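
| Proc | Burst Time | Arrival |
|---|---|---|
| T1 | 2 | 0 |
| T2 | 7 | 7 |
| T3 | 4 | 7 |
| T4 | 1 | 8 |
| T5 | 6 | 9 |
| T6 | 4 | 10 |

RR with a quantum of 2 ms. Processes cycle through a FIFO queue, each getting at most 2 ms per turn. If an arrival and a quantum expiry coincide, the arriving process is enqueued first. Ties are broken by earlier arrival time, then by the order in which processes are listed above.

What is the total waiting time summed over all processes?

Timeline: | T1 0-2 | idle 2-7 | T2 7-9 | T3 9-11 | T4 11-12 | T5 12-14 | T2 14-16 | T6 16-18 | T3 18-20 | T5 20-22 | T2 22-24 | T6 24-26 | T5 26-28 | T2 28-29 |
Completion: T1=2  T2=29  T3=20  T4=12  T5=28  T6=26
Turnaround (C−A): T1=2  T2=22  T3=13  T4=4  T5=19  T6=16
Waiting = turnaround − burst: T1=0, T2=15, T3=9, T4=3, T5=13, T6=12
Total waiting = 0 + 15 + 9 + 3 + 13 + 12 = 52

52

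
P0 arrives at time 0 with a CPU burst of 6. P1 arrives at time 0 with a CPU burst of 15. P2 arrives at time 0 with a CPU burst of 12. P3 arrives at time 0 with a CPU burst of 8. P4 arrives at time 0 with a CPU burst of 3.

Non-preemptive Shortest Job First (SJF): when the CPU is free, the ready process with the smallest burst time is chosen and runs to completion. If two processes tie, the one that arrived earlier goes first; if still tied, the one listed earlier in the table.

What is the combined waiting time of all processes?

Schedule: | P4 0-3 | P0 3-9 | P3 9-17 | P2 17-29 | P1 29-44 |
Completion: P0=9  P1=44  P2=29  P3=17  P4=3
Waiting = turnaround − burst: P0=3, P1=29, P2=17, P3=9, P4=0
Total waiting = 3 + 29 + 17 + 9 + 0 = 58

58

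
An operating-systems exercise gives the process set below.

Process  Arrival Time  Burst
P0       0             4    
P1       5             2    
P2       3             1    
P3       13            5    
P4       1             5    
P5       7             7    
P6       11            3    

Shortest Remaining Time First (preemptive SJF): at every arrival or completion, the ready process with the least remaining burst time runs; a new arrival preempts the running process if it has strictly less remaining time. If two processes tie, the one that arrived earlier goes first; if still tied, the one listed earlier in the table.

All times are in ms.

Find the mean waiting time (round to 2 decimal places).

Timeline: | P0 0-4 | P2 4-5 | P1 5-7 | P4 7-12 | P6 12-15 | P3 15-20 | P5 20-27 |
Completion: P0=4  P1=7  P2=5  P3=20  P4=12  P5=27  P6=15
Turnaround (C−A): P0=4  P1=2  P2=2  P3=7  P4=11  P5=20  P6=4
Waiting times: P0=0, P1=0, P2=1, P3=2, P4=6, P5=13, P6=1
Average waiting = (0+0+1+2+6+13+1) / 7 = 23/7 = 3.29

3.29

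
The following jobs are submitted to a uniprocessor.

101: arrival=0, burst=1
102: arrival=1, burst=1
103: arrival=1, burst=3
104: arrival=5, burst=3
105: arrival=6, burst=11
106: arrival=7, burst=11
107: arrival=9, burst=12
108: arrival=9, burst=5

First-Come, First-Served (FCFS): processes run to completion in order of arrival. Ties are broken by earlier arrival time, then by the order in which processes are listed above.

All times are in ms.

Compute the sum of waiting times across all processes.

69

Timeline: | 101 0-1 | 102 1-2 | 103 2-5 | 104 5-8 | 105 8-19 | 106 19-30 | 107 30-42 | 108 42-47 |
Completion: 101=1  102=2  103=5  104=8  105=19  106=30  107=42  108=47
Turnaround (C−A): 101=1  102=1  103=4  104=3  105=13  106=23  107=33  108=38
Waiting = turnaround − burst: 101=0, 102=0, 103=1, 104=0, 105=2, 106=12, 107=21, 108=33
Total waiting = 0 + 0 + 1 + 0 + 2 + 12 + 21 + 33 = 69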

•••

• Task to carry out:
From the first line of the data through the line with "RR with a quantum", quote each line exactly and add nothing else.

• Exercise result:
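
| Proc | Burst Time | Arrival |
|---|---|---|
| T1 | 2 | 0 |
| T2 | 7 | 7 |
| T3 | 4 | 7 |
| T4 | 1 | 8 |
| T5 | 6 | 9 |
| T6 | 4 | 10 |

RR with a quantum of 2 ms. Processes cycle through a FIFO queue, each getting at most 2 ms per turn. If an arrival and a quantum expiry coincide, the arriving process is enqueued first. Ties are broken by earlier arrival time, then by the order in which processes are listed above.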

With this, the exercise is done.